Dataset records below:
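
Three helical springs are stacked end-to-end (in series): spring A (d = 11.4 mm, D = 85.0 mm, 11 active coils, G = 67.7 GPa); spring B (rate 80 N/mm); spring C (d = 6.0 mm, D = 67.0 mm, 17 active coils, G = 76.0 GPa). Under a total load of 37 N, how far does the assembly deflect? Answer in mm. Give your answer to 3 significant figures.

17.6 mm

k_A = Gd⁴/(8D³N_a) = (67.7×10³)(11.4⁴)/(8·85.0³·11) = 21.158 N/mm
k_C = Gd⁴/(8D³N_a) = (76.0×10³)(6.0⁴)/(8·67.0³·17) = 2.408 N/mm
Series: 1/k_eq = 1/21.158 + 1/80 + 1/2.408 = 0.47505; k_eq = 2.1051 N/mm
δ = F/k_eq = 37/2.1051 = 17.577 mm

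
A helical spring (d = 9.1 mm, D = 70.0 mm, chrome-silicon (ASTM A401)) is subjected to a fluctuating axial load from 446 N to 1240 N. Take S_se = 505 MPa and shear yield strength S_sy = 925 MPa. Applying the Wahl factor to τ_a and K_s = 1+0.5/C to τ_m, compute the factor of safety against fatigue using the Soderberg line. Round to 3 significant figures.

2.22

C = D/d = 70.0/9.1 = 7.6923; K_W = (4C−1)/(4C−4)+0.615/C = 1.1920; K_s = 1+0.5/C = 1.0650
F_a = (F_max−F_min)/2 = 397 N; F_m = (F_max+F_min)/2 = 843 N
τ_a = K_W·8F_aD/(πd³) = 1.1920 × 93.908 = 111.94 MPa
τ_m = K_s·8F_mD/(πd³) = 1.0650 × 199.41 = 212.37 MPa
Soderberg: 1/n_f = τ_a/S_se + τ_m/S_sy = 111.94/505 + 212.37/925 = 0.22166 + 0.22959 = 0.45125
n_f = 1/0.45125 = 2.216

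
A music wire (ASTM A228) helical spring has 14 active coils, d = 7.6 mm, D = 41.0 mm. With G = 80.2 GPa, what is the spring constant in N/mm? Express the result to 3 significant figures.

k = Gd⁴/(8D³N_a) = (80.2×10³ × 7.6⁴) / (8 × 41.0³ × 14)
  = 2.67565e+08 / 7.71915e+06 = 34.662 N/mm

34.7 N/mm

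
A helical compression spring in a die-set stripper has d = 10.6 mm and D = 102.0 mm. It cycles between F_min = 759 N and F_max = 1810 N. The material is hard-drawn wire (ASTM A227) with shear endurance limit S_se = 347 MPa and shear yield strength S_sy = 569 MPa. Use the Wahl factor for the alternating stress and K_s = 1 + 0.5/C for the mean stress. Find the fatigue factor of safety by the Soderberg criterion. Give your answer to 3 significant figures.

1.11

C = D/d = 102.0/10.6 = 9.6226; K_W = (4C−1)/(4C−4)+0.615/C = 1.1509; K_s = 1+0.5/C = 1.0520
F_a = (F_max−F_min)/2 = 525.5 N; F_m = (F_max+F_min)/2 = 1284.5 N
τ_a = K_W·8F_aD/(πd³) = 1.1509 × 114.6 = 131.9 MPa
τ_m = K_s·8F_mD/(πd³) = 1.0520 × 280.13 = 294.68 MPa
Soderberg: 1/n_f = τ_a/S_se + τ_m/S_sy = 131.9/347 + 294.68/569 = 0.38010 + 0.51790 = 0.898
n_f = 1/0.898 = 1.114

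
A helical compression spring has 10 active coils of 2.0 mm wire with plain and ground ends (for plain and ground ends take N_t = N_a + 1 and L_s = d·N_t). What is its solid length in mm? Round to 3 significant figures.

22.0 mm

plain and ground ends: N_t = N_a + 1 = 10 + 1 = 11
L_s = d·N_t = 2.0 × 11 = 22 mm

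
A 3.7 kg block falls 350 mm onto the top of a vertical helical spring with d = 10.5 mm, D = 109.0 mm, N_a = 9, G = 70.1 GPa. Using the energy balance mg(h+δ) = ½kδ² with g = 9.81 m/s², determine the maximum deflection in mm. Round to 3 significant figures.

k = Gd⁴/(8D³N_a) = (70.1×10³)(10.5⁴)/(8·109.0³·9) = 9.1383 N/mm
W = mg = 3.7 × 9.81 = 36.297 N
½kδ² − Wδ − Wh = 0 → δ = (W + √(W² + 2kWh))/k
δ = (36.297 + √(1317.5 + 232184))/9.1383 = (36.297 + 483.22)/9.1383 = 56.851 mm

56.9 mm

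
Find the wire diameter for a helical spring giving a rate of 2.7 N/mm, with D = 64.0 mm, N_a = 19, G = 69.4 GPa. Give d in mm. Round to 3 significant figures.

d = (8D³N_a·k / G)^(1/4) = (8·64.0³·19·2.7 / (69.4×10³))^0.25
  = (1550.2)^0.25 = 6.2748 mm

6.27 mm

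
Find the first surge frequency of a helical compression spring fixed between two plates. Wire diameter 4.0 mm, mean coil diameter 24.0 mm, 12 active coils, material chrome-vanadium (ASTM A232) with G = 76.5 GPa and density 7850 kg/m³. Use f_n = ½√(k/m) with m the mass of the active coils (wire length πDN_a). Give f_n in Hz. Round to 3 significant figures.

203 Hz

k = Gd⁴/(8D³N_a) = (76.5×10³)(4.0⁴)/(8·24.0³·12) = 14.757 N/mm = 14757 N/m
Wire length L = πDN_a = π·24.0·12 = 904.78 mm
m = ρ·(πd²/4)·L = 7850 × 12.566×10⁻⁶ m² × 0.90478 m = 0.089253 kg
f_n = ½√(k/m) = 0.5·√(14757/0.089253) = 0.5·√(1.6534e+05) = 203.31 Hz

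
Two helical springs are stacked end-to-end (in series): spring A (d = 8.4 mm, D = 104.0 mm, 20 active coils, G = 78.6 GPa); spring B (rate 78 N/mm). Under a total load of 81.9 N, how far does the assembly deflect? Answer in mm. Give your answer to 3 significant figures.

k_A = Gd⁴/(8D³N_a) = (78.6×10³)(8.4⁴)/(8·104.0³·20) = 2.1743 N/mm
Series: 1/k_eq = 1/2.1743 + 1/78 = 0.47274; k_eq = 2.1153 N/mm
δ = F/k_eq = 81.9/2.1153 = 38.717 mm

38.7 mm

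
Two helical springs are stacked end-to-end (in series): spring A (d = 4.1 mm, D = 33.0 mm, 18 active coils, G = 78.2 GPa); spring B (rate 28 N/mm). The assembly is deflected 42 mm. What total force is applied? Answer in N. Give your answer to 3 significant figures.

156 N

k_A = Gd⁴/(8D³N_a) = (78.2×10³)(4.1⁴)/(8·33.0³·18) = 4.2701 N/mm
Series: 1/k_eq = 1/4.2701 + 1/28 = 0.2699; k_eq = 3.7051 N/mm
F = k_eq·δ = 3.7051·42 = 155.61 N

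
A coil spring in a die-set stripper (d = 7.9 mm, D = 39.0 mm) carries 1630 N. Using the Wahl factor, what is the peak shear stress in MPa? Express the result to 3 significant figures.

432 MPa

Spring index C = D/d = 39.0/7.9 = 4.9367
K_W = (4C−1)/(4C−4) + 0.615/C = 18.747/15.747 + 0.1246 = 1.3151
τ₀ = 8FD/(πd³) = 8·1630·39.0/(π·7.9³) = 508560/1548.9 = 328.33 MPa
τ_max = K·τ₀ = 1.3151 × 328.33 = 431.78 MPa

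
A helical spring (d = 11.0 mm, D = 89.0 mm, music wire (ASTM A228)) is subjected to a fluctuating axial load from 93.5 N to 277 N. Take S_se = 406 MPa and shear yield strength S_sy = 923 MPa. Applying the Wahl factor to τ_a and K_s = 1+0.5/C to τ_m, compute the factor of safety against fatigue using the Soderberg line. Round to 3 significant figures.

12.2

C = D/d = 89.0/11.0 = 8.0909; K_W = (4C−1)/(4C−4)+0.615/C = 1.1818; K_s = 1+0.5/C = 1.0618
F_a = (F_max−F_min)/2 = 91.75 N; F_m = (F_max+F_min)/2 = 185.25 N
τ_a = K_W·8F_aD/(πd³) = 1.1818 × 15.623 = 18.463 MPa
τ_m = K_s·8F_mD/(πd³) = 1.0618 × 31.544 = 33.493 MPa
Soderberg: 1/n_f = τ_a/S_se + τ_m/S_sy = 18.463/406 + 33.493/923 = 0.04547 + 0.03629 = 0.081762
n_f = 1/0.081762 = 12.23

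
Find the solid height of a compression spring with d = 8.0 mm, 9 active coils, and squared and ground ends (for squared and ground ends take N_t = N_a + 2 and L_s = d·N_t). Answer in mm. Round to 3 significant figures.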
End of Dataset records.
◆ Exercise ◆
Each line from the one containing "104.0 mm, 20" to the end of the records should be echoed exactly, and no other line.

◆ Response to this exercise ◆
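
Two helical springs are stacked end-to-end (in series): spring A (d = 8.4 mm, D = 104.0 mm, 20 active coils, G = 78.6 GPa); spring B (rate 78 N/mm). Under a total load of 81.9 N, how far does the assembly deflect? Answer in mm. Give your answer to 3 significant figures.

k_A = Gd⁴/(8D³N_a) = (78.6×10³)(8.4⁴)/(8·104.0³·20) = 2.1743 N/mm
Series: 1/k_eq = 1/2.1743 + 1/78 = 0.47274; k_eq = 2.1153 N/mm
δ = F/k_eq = 81.9/2.1153 = 38.717 mm

38.7 mm

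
Two helical springs are stacked end-to-end (in series): spring A (d = 4.1 mm, D = 33.0 mm, 18 active coils, G = 78.2 GPa); spring B (rate 28 N/mm). The assembly is deflected 42 mm. What total force is applied? Answer in N. Give your answer to 3 significant figures.

156 N

k_A = Gd⁴/(8D³N_a) = (78.2×10³)(4.1⁴)/(8·33.0³·18) = 4.2701 N/mm
Series: 1/k_eq = 1/4.2701 + 1/28 = 0.2699; k_eq = 3.7051 N/mm
F = k_eq·δ = 3.7051·42 = 155.61 N

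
A coil spring in a die-set stripper (d = 7.9 mm, D = 39.0 mm) carries 1630 N. Using the Wahl factor, what is the peak shear stress in MPa? Express the result to 3 significant figures.

432 MPa

Spring index C = D/d = 39.0/7.9 = 4.9367
K_W = (4C−1)/(4C−4) + 0.615/C = 18.747/15.747 + 0.1246 = 1.3151
τ₀ = 8FD/(πd³) = 8·1630·39.0/(π·7.9³) = 508560/1548.9 = 328.33 MPa
τ_max = K·τ₀ = 1.3151 × 328.33 = 431.78 MPa

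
A helical spring (d = 11.0 mm, D = 89.0 mm, music wire (ASTM A228)) is subjected to a fluctuating axial load from 93.5 N to 277 N. Take S_se = 406 MPa and shear yield strength S_sy = 923 MPa. Applying the Wahl factor to τ_a and K_s = 1+0.5/C to τ_m, compute the factor of safety against fatigue using the Soderberg line. Round to 3 significant figures.

12.2

C = D/d = 89.0/11.0 = 8.0909; K_W = (4C−1)/(4C−4)+0.615/C = 1.1818; K_s = 1+0.5/C = 1.0618
F_a = (F_max−F_min)/2 = 91.75 N; F_m = (F_max+F_min)/2 = 185.25 N
τ_a = K_W·8F_aD/(πd³) = 1.1818 × 15.623 = 18.463 MPa
τ_m = K_s·8F_mD/(πd³) = 1.0618 × 31.544 = 33.493 MPa
Soderberg: 1/n_f = τ_a/S_se + τ_m/S_sy = 18.463/406 + 33.493/923 = 0.04547 + 0.03629 = 0.081762
n_f = 1/0.081762 = 12.23

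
Find the solid height of a compression spring with d = 8.0 mm, 9 active coils, and squared and ground ends (for squared and ground ends take N_t = N_a + 2 and L_s = d·N_t). Answer in mm. Round to 3 significant figures.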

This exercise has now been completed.